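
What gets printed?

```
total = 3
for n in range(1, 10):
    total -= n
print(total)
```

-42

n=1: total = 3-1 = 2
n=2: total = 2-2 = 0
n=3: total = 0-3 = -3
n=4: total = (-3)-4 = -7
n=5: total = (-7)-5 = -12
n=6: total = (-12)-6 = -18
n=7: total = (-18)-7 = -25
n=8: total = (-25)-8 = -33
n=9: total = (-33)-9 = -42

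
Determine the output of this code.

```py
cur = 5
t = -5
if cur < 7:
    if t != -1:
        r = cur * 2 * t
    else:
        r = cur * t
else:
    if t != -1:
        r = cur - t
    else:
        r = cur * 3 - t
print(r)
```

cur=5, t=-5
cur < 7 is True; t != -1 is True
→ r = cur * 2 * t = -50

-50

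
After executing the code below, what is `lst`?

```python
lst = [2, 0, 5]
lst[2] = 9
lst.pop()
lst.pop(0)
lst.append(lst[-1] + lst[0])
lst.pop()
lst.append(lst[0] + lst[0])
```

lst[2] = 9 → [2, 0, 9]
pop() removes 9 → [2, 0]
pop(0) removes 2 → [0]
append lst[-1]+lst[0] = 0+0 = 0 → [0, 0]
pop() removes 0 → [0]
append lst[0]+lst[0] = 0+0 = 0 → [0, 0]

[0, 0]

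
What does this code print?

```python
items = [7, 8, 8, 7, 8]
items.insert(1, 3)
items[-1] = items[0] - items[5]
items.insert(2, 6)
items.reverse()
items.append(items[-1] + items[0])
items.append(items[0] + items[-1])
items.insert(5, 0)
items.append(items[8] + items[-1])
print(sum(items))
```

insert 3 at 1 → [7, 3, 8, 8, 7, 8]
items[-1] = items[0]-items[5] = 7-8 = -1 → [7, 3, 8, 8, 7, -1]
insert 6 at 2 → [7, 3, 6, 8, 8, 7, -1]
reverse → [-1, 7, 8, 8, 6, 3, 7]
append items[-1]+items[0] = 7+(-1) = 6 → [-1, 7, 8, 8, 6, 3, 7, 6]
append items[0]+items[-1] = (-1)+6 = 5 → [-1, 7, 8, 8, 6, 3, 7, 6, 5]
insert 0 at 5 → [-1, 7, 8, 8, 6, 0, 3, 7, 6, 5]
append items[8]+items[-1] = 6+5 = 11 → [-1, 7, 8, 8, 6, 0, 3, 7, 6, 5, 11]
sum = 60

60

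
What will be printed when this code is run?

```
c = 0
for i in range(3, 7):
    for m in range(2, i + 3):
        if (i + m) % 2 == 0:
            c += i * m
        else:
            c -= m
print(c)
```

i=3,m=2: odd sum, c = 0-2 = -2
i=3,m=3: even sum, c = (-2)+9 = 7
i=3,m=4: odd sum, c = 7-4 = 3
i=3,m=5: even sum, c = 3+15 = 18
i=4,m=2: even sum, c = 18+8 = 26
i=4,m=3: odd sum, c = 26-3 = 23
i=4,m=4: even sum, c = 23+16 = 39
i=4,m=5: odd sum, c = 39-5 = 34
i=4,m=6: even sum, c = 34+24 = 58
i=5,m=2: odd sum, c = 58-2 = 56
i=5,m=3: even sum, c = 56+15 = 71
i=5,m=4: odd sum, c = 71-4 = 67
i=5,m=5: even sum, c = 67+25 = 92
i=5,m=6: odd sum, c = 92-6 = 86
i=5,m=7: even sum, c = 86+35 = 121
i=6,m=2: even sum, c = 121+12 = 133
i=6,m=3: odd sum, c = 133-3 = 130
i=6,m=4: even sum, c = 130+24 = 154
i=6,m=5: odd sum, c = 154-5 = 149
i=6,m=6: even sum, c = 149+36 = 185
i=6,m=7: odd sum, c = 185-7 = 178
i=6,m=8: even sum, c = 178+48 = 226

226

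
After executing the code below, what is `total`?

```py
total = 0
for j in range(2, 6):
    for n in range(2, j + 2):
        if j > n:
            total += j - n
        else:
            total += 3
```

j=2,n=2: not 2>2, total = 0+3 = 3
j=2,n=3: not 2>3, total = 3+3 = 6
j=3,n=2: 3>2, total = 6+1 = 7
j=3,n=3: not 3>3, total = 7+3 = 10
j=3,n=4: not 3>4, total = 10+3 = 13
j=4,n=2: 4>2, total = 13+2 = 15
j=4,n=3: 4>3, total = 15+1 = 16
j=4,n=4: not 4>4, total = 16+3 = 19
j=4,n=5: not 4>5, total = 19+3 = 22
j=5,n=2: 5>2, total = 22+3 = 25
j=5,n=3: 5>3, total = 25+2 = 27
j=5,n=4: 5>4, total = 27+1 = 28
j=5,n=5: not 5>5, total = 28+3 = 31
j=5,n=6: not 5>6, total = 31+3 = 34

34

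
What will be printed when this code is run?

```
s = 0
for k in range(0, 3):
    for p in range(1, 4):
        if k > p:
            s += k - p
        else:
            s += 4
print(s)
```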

*EXERCISE BRIEF*
Go through the records line by line, and copy each line that holds the string "this".

*TASK OUTPUT*
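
Determine the output of this code.
What does this code print?
What will be printed when this code is run?
What will be printed when this code is run?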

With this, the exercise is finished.